Print every line of the listing below, starting with the line that holds "What is $91" and going on through the line that holds "Answer: $-11822 +", both included, and print nothing else.

___ Records for processing

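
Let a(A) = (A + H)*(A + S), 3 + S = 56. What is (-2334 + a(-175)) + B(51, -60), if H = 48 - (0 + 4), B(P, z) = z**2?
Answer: 17248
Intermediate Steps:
S = 53 (S = -3 + 56 = 53)
H = 44 (H = 48 - 1*4 = 48 - 4 = 44)
a(A) = (44 + A)*(53 + A) (a(A) = (A + 44)*(A + 53) = (44 + A)*(53 + A))
(-2334 + a(-175)) + B(51, -60) = (-2334 + (2332 + (-175)**2 + 97*(-175))) + (-60)**2 = (-2334 + (2332 + 30625 - 16975)) + 3600 = (-2334 + 15982) + 3600 = 13648 + 3600 = 17248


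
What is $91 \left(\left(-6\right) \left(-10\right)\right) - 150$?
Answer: $5310$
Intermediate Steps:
$91 \left(\left(-6\right) \left(-10\right)\right) - 150 = 91 \cdot 60 - 150 = 5460 - 150 = 5310$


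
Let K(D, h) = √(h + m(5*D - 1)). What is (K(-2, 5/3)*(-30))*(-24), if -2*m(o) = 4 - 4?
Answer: 240*√15 ≈ 929.52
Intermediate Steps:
m(o) = 0 (m(o) = -(4 - 4)/2 = -½*0 = 0)
K(D, h) = √h (K(D, h) = √(h + 0) = √h)
(K(-2, 5/3)*(-30))*(-24) = (√(5/3)*(-30))*(-24) = ((√15/3)*(-30))*(-24) = -10*√15*(-24) = 240*√15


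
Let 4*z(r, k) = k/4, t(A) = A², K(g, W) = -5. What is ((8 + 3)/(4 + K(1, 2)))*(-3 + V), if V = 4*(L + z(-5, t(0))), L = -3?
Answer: 165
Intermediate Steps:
z(r, k) = k/16 (z(r, k) = (k/4)/4 = k/16)
V = -12 (V = 4*(-3 + (1/16)*0²) = 4*(-3 + (1/16)*0) = 4*(-3 + 0) = 4*(-3) = -12)
((8 + 3)/(4 + K(1, 2)))*(-3 + V) = ((8 + 3)/(4 - 5))*(-3 - 12) = (11/(-1))*(-15) = (11*(-1))*(-15) = -11*(-15) = 165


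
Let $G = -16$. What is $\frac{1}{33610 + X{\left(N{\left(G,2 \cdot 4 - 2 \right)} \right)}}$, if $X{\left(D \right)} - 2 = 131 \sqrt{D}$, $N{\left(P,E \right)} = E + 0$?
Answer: $\frac{5602}{188277263} - \frac{131 \sqrt{6}}{1129663578} \approx 2.947 \cdot 10^{-5}$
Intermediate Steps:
$N{\left(P,E \right)} = E$
$X{\left(D \right)} = 2 + 131 \sqrt{D}$
$\frac{1}{33610 + X{\left(N{\left(G,2 \cdot 4 - 2 \right)} \right)}} = \frac{1}{33610 + \left(2 + 131 \sqrt{2 \cdot 4 - 2}\right)} = \frac{1}{33610 + \left(2 + 131 \sqrt{8 - 2}\right)} = \frac{1}{33610 + \left(2 + 131 \sqrt{6}\right)} = \frac{1}{33612 + 131 \sqrt{6}}$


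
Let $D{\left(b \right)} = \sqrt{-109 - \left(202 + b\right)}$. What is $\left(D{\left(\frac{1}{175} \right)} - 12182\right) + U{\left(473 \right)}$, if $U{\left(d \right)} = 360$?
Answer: $-11822 + \frac{i \sqrt{380982}}{35} \approx -11822.0 + 17.635 i$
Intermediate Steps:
$D{\left(b \right)} = \sqrt{-311 - b}$
$\left(D{\left(\frac{1}{175} \right)} - 12182\right) + U{\left(473 \right)} = \left(\sqrt{-311 - \frac{1}{175}} - 12182\right) + 360 = \left(\sqrt{- \frac{54426}{175}} - 12182\right) + 360 = \left(\frac{i \sqrt{380982}}{35} - 12182\right) + 360 = \left(-12182 + \frac{i \sqrt{380982}}{35}\right) + 360 = -11822 + \frac{i \sqrt{380982}}{35}$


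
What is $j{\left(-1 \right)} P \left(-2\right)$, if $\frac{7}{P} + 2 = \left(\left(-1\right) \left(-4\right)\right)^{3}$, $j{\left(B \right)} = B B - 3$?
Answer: $\frac{14}{31} \approx 0.45161$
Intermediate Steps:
$j{\left(B \right)} = -3 + B^{2}$ ($j{\left(B \right)} = B^{2} - 3 = -3 + B^{2}$)
$P = \frac{7}{62}$ ($P = \frac{7}{-2 + \left(\left(-1\right) \left(-4\right)\right)^{3}} = \frac{7}{-2 + 4^{3}} = \frac{7}{-2 + 64} = \frac{7}{62} \approx 0.1129$)
$j{\left(-1 \right)} P \left(-2\right) = \left(-3 + \left(-1\right)^{2}\right) \frac{7}{62} \left(-2\right) = \left(-3 + 1\right) \frac{7}{62} \left(-2\right) = \left(-2\right) \frac{7}{62} \left(-2\right) = \left(- \frac{7}{31}\right) \left(-2\right) = \frac{14}{31}$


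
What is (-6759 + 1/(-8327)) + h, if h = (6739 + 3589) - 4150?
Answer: -4837988/8327 ≈ -581.00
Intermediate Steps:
h = 6178 (h = 10328 - 4150 = 6178)
(-6759 + 1/(-8327)) + h = (-6759 + 1/(-8327)) + 6178 = (-6759 - 1/8327) + 6178 = -56282194/8327 + 6178 = -4837988/8327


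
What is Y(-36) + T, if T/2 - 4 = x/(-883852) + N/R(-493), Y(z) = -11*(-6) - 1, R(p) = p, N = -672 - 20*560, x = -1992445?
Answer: 27379841143/217869518 ≈ 125.67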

______

> _Answer space_
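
What is $91 \left(\left(-6\right) \left(-10\right)\right) - 150$?
Answer: $5310$
Intermediate Steps:
$91 \left(\left(-6\right) \left(-10\right)\right) - 150 = 91 \cdot 60 - 150 = 5460 - 150 = 5310$


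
Let K(D, h) = √(h + m(5*D - 1)). What is (K(-2, 5/3)*(-30))*(-24), if -2*m(o) = 4 - 4?
Answer: 240*√15 ≈ 929.52
Intermediate Steps:
m(o) = 0 (m(o) = -(4 - 4)/2 = -½*0 = 0)
K(D, h) = √h (K(D, h) = √(h + 0) = √h)
(K(-2, 5/3)*(-30))*(-24) = (√(5/3)*(-30))*(-24) = ((√15/3)*(-30))*(-24) = -10*√15*(-24) = 240*√15


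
Let 4*z(r, k) = k/4, t(A) = A², K(g, W) = -5. What is ((8 + 3)/(4 + K(1, 2)))*(-3 + V), if V = 4*(L + z(-5, t(0))), L = -3?
Answer: 165
Intermediate Steps:
z(r, k) = k/16 (z(r, k) = (k/4)/4 = k/16)
V = -12 (V = 4*(-3 + (1/16)*0²) = 4*(-3 + (1/16)*0) = 4*(-3 + 0) = 4*(-3) = -12)
((8 + 3)/(4 + K(1, 2)))*(-3 + V) = ((8 + 3)/(4 - 5))*(-3 - 12) = (11/(-1))*(-15) = (11*(-1))*(-15) = -11*(-15) = 165


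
Let $G = -16$. What is $\frac{1}{33610 + X{\left(N{\left(G,2 \cdot 4 - 2 \right)} \right)}}$, if $X{\left(D \right)} - 2 = 131 \sqrt{D}$, $N{\left(P,E \right)} = E + 0$?
Answer: $\frac{5602}{188277263} - \frac{131 \sqrt{6}}{1129663578} \approx 2.947 \cdot 10^{-5}$
Intermediate Steps:
$N{\left(P,E \right)} = E$
$X{\left(D \right)} = 2 + 131 \sqrt{D}$
$\frac{1}{33610 + X{\left(N{\left(G,2 \cdot 4 - 2 \right)} \right)}} = \frac{1}{33610 + \left(2 + 131 \sqrt{2 \cdot 4 - 2}\right)} = \frac{1}{33610 + \left(2 + 131 \sqrt{8 - 2}\right)} = \frac{1}{33610 + \left(2 + 131 \sqrt{6}\right)} = \frac{1}{33612 + 131 \sqrt{6}}$


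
Let $D{\left(b \right)} = \sqrt{-109 - \left(202 + b\right)}$. What is $\left(D{\left(\frac{1}{175} \right)} - 12182\right) + U{\left(473 \right)}$, if $U{\left(d \right)} = 360$?
Answer: $-11822 + \frac{i \sqrt{380982}}{35} \approx -11822.0 + 17.635 i$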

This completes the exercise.